* **WORK INSTRUCTION**: Scan the records below. List lines holding "Answer".

(Saved entries)
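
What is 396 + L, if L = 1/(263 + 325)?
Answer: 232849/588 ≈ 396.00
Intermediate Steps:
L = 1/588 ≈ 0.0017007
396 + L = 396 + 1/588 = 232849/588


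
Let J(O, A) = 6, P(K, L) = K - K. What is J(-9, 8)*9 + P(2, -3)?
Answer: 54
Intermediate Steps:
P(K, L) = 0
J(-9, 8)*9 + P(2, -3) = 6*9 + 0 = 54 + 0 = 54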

...

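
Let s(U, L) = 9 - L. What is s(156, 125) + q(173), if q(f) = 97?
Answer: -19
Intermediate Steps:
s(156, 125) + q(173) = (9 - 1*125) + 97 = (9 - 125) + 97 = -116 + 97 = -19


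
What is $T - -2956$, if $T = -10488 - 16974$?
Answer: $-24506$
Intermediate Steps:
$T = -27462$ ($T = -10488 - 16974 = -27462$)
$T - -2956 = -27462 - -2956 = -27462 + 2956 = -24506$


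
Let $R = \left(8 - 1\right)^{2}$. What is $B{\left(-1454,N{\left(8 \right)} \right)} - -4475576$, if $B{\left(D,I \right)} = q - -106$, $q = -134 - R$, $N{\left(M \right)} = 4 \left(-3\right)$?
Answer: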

* **WRITTEN SOLUTION**:
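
Answer: 232849/588 ≈ 396.00
Answer: 54
Answer: -19
Answer: $-24506$
Answer: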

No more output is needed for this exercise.